-- Action item --
Take the records below from their first line to the line with "Find a placement", and restate those lines word for word.

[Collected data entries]

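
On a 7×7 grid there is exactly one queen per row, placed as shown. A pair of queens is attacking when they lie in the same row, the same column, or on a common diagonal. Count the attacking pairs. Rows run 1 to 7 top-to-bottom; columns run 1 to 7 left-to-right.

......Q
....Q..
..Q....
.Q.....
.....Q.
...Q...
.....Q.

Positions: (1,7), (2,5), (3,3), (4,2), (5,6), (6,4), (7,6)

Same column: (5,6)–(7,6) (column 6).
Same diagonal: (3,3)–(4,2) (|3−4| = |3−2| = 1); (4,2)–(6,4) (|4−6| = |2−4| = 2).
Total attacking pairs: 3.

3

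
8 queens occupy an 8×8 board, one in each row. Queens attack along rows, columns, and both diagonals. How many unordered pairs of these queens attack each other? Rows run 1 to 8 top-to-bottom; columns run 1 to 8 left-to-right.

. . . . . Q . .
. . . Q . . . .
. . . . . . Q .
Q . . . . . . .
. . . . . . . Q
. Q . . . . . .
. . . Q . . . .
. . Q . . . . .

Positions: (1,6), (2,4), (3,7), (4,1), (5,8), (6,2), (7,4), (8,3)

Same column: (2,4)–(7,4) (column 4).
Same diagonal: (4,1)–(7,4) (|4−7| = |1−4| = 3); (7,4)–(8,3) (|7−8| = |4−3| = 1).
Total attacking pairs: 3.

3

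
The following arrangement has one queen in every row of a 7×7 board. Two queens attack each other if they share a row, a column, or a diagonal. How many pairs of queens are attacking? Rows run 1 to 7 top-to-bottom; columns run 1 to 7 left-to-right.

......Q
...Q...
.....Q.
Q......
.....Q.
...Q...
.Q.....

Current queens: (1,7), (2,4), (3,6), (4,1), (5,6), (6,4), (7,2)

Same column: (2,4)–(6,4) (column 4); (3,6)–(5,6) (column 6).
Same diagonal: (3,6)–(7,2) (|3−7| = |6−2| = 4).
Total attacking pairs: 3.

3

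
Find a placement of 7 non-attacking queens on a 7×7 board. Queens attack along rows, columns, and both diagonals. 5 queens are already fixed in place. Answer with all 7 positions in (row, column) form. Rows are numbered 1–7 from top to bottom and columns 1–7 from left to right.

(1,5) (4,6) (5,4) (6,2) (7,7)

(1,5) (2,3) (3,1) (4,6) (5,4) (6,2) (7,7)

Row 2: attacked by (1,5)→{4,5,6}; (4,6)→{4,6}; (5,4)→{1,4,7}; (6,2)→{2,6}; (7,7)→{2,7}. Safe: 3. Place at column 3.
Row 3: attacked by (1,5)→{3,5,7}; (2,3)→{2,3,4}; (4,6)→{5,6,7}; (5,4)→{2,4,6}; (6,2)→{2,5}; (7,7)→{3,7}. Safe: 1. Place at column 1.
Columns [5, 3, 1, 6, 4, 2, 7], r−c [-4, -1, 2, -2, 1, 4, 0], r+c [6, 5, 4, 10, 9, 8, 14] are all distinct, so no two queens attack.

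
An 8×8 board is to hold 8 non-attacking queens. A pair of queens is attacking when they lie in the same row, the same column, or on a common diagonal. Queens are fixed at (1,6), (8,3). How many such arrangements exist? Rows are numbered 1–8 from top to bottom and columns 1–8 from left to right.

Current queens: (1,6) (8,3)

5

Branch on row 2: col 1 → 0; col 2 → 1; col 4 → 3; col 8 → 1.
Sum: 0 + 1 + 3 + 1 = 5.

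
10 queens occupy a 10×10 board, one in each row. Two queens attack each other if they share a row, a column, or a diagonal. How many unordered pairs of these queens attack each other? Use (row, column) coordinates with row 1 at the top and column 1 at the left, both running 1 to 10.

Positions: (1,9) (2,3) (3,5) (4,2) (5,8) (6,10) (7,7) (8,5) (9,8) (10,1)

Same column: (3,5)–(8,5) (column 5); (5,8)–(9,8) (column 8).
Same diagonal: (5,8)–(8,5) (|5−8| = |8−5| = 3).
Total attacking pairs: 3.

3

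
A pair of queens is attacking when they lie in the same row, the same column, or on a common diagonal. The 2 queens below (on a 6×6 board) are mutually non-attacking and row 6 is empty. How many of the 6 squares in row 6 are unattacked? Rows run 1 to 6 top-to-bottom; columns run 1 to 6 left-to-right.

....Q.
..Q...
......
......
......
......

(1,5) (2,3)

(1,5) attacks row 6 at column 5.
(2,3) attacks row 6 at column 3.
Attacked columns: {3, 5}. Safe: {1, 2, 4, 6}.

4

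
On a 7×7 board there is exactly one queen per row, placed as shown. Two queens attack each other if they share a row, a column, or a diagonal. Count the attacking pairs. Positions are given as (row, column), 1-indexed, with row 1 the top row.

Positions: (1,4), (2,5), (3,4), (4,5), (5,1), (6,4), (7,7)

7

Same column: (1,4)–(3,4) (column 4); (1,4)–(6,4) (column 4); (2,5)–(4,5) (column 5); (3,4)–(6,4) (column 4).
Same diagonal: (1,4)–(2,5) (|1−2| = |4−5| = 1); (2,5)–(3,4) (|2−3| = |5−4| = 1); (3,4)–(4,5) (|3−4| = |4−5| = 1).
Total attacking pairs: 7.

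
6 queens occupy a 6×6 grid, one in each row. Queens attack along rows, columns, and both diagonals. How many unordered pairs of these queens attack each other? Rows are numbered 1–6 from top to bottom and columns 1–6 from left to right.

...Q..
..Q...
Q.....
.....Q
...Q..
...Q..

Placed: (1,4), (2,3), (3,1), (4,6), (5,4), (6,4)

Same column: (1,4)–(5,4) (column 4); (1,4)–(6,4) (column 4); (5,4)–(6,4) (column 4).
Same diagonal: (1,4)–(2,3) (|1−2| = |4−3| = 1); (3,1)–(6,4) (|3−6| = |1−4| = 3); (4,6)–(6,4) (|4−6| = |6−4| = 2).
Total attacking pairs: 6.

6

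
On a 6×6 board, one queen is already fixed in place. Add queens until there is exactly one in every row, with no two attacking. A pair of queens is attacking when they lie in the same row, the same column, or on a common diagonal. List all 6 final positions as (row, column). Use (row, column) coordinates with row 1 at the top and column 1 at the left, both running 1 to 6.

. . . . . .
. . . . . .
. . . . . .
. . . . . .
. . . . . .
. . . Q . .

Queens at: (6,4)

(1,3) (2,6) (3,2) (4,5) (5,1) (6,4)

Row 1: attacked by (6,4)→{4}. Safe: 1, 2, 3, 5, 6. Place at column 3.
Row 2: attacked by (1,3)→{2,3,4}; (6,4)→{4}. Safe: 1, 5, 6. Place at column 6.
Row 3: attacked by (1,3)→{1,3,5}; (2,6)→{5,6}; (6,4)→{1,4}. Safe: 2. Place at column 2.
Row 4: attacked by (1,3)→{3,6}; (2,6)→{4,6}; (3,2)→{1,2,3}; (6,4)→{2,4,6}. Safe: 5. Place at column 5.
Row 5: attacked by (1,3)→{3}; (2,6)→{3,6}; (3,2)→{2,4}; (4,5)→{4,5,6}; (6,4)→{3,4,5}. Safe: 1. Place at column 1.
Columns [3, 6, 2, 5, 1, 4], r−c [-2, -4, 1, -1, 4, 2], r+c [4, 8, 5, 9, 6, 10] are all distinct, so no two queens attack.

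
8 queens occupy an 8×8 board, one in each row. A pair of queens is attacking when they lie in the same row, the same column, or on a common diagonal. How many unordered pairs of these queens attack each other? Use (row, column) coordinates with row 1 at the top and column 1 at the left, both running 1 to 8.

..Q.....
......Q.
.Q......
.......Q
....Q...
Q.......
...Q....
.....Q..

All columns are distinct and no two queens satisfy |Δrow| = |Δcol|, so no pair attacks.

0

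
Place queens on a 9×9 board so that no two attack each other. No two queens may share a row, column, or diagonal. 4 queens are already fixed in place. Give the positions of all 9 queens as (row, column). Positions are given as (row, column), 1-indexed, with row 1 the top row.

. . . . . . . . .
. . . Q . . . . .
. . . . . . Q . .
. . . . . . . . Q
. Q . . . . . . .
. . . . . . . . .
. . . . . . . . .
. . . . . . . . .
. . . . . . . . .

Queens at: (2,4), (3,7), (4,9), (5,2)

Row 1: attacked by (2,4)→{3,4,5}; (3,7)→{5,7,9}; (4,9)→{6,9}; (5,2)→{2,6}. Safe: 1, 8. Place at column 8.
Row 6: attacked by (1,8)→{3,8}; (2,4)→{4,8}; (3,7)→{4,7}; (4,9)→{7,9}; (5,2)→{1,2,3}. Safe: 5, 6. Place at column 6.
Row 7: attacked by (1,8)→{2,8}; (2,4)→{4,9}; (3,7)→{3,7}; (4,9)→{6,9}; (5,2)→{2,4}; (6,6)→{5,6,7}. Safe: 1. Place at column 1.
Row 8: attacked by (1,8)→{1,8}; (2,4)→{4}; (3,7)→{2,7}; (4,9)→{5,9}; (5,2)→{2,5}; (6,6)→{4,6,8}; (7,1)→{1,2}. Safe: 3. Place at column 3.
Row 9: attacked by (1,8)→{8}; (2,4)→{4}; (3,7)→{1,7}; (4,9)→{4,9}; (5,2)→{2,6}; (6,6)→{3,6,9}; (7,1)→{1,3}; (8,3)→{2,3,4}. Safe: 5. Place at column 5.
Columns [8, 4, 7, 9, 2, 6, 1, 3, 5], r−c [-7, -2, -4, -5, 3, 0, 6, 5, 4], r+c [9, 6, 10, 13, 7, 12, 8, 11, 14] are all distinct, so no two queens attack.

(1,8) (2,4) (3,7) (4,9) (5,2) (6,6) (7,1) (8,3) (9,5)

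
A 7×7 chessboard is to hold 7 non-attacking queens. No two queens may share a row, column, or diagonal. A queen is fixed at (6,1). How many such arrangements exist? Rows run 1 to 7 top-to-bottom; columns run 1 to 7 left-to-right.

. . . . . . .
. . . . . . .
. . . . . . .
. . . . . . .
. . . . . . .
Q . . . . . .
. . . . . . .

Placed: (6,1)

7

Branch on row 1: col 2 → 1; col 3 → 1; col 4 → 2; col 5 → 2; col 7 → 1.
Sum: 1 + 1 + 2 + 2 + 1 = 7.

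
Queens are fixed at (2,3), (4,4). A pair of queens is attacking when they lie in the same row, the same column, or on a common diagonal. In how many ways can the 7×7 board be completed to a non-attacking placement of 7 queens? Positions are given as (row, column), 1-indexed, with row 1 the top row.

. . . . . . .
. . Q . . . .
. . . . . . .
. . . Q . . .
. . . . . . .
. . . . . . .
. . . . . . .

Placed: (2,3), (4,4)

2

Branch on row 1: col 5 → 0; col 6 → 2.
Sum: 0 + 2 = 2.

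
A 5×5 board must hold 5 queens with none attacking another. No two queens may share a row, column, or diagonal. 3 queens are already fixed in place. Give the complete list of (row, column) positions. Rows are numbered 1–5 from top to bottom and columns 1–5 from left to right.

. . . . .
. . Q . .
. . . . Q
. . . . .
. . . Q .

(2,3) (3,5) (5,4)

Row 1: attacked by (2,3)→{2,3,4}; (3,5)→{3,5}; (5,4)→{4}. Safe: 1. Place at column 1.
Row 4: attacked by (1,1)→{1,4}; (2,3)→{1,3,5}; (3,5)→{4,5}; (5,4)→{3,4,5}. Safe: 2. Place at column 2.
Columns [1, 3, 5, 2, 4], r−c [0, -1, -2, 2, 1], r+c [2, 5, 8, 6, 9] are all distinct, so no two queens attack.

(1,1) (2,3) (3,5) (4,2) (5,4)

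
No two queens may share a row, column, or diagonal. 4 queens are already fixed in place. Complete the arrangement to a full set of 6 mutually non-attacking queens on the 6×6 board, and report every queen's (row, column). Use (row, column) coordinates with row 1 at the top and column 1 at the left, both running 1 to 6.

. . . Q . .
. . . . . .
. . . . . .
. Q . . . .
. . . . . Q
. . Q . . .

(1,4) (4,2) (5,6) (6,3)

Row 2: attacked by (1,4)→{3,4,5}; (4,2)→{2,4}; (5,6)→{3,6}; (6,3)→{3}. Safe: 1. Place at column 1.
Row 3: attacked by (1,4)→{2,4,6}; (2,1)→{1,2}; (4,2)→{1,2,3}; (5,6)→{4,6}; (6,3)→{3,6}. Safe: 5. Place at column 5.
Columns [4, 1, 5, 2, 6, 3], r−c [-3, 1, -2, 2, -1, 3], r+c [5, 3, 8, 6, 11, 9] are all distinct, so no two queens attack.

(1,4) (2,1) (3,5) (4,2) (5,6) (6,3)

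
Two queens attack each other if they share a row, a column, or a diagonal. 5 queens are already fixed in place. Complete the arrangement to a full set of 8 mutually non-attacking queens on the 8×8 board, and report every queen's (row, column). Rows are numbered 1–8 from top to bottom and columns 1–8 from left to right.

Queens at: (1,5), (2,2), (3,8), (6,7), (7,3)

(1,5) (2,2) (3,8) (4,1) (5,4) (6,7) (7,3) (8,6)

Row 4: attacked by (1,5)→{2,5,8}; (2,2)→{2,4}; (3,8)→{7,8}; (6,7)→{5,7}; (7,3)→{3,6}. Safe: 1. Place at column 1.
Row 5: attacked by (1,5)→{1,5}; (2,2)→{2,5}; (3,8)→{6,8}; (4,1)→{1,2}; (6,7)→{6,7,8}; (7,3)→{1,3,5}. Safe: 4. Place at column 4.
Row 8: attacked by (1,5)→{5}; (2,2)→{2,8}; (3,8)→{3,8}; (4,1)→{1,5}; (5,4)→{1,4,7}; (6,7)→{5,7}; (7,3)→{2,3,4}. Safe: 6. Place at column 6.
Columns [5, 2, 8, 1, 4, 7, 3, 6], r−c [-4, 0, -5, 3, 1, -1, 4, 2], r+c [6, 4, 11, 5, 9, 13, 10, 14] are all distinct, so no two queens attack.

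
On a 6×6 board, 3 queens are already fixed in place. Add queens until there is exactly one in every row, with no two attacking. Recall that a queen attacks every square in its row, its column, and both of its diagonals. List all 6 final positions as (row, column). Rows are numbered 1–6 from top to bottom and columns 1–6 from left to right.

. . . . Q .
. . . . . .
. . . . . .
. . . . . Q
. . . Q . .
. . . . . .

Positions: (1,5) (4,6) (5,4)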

-- Output for this task --
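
On a 7×7 grid there is exactly one queen per row, placed as shown. A pair of queens is attacking when they lie in the same row, the same column, or on a common diagonal. Count the attacking pairs. Rows run 1 to 7 top-to-bottom; columns run 1 to 7 left-to-right.

......Q
....Q..
..Q....
.Q.....
.....Q.
...Q...
.....Q.

Positions: (1,7), (2,5), (3,3), (4,2), (5,6), (6,4), (7,6)

Same column: (5,6)–(7,6) (column 6).
Same diagonal: (3,3)–(4,2) (|3−4| = |3−2| = 1); (4,2)–(6,4) (|4−6| = |2−4| = 2).
Total attacking pairs: 3.

3

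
8 queens occupy an 8×8 board, one in each row. Queens attack along rows, columns, and both diagonals. How many unordered pairs of these queens attack each other? Rows run 1 to 8 top-to-bottom; columns run 1 to 8 left-to-right.

. . . . . Q . .
. . . Q . . . .
. . . . . . Q .
Q . . . . . . .
. . . . . . . Q
. Q . . . . . .
. . . Q . . . .
. . Q . . . . .

Positions: (1,6), (2,4), (3,7), (4,1), (5,8), (6,2), (7,4), (8,3)

Same column: (2,4)–(7,4) (column 4).
Same diagonal: (4,1)–(7,4) (|4−7| = |1−4| = 3); (7,4)–(8,3) (|7−8| = |4−3| = 1).
Total attacking pairs: 3.

3

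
The following arrangement has one queen in every row of a 7×7 board. Two queens attack each other if they share a row, a column, or a diagonal. How many pairs of queens are attacking? Rows run 1 to 7 top-to-bottom; columns run 1 to 7 left-to-right.

......Q
...Q...
.....Q.
Q......
.....Q.
...Q...
.Q.....

Current queens: (1,7), (2,4), (3,6), (4,1), (5,6), (6,4), (7,2)

Same column: (2,4)–(6,4) (column 4); (3,6)–(5,6) (column 6).
Same diagonal: (3,6)–(7,2) (|3−7| = |6−2| = 4).
Total attacking pairs: 3.

3

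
Find a placement of 7 non-attacking queens on a 7×7 board. Queens attack along rows, columns, and both diagonals. 5 queens are already fixed in place. Answer with all 7 positions in (row, column) form. Rows are numbered 1–7 from top to bottom and columns 1–7 from left to right.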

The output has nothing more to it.